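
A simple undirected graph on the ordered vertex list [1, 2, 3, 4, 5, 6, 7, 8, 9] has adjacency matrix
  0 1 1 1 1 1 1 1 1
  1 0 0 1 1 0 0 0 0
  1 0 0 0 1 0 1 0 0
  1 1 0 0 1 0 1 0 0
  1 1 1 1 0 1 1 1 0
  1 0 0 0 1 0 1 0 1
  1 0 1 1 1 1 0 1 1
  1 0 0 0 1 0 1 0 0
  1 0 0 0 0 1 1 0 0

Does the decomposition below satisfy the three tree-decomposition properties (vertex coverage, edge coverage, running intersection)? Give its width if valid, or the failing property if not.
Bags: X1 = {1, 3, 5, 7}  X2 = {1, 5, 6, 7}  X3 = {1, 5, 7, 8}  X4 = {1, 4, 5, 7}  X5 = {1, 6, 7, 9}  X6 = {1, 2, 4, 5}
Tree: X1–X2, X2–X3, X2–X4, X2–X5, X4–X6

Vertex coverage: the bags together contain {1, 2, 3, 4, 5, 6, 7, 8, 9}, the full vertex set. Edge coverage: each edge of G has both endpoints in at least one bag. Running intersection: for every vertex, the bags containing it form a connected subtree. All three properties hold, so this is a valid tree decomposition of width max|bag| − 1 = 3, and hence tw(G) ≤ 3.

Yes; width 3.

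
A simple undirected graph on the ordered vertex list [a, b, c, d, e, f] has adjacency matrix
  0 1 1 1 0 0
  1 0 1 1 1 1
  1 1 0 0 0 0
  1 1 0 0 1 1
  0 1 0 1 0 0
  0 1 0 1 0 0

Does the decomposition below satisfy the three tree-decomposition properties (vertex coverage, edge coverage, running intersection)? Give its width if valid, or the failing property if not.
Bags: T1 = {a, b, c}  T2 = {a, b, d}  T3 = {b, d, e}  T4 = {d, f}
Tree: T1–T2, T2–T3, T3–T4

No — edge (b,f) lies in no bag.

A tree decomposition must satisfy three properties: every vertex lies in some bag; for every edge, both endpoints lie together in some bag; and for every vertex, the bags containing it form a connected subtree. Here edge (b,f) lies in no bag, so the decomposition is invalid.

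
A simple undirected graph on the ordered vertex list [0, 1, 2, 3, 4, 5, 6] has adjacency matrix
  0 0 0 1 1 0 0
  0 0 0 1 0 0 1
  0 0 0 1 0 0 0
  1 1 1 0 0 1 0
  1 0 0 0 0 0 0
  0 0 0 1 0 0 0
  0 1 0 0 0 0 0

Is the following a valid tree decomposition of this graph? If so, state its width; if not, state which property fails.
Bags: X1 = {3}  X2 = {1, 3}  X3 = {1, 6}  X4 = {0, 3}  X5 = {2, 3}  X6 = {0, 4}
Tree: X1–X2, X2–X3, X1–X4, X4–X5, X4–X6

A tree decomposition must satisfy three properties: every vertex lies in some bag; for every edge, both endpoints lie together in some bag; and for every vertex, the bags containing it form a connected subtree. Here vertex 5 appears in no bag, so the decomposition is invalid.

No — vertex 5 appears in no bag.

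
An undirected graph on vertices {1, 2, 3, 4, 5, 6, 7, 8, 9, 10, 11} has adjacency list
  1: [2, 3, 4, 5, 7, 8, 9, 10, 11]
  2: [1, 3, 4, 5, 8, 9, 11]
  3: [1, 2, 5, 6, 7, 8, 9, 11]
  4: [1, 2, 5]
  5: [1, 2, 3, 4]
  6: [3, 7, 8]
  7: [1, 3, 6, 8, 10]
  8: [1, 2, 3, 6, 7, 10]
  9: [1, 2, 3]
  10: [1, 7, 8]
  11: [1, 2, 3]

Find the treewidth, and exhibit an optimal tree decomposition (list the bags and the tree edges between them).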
• • • •
Work to complete: Every line in the records above that contains the word "ordered" should be copied out.

Solution:
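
A simple undirected graph on the ordered vertex list [1, 2, 3, 4, 5, 6, 7, 8, 9] has adjacency matrix
A simple undirected graph on the ordered vertex list [a, b, c, d, e, f] has adjacency matrix
A simple undirected graph on the ordered vertex list [0, 1, 2, 3, 4, 5, 6] has adjacency matrix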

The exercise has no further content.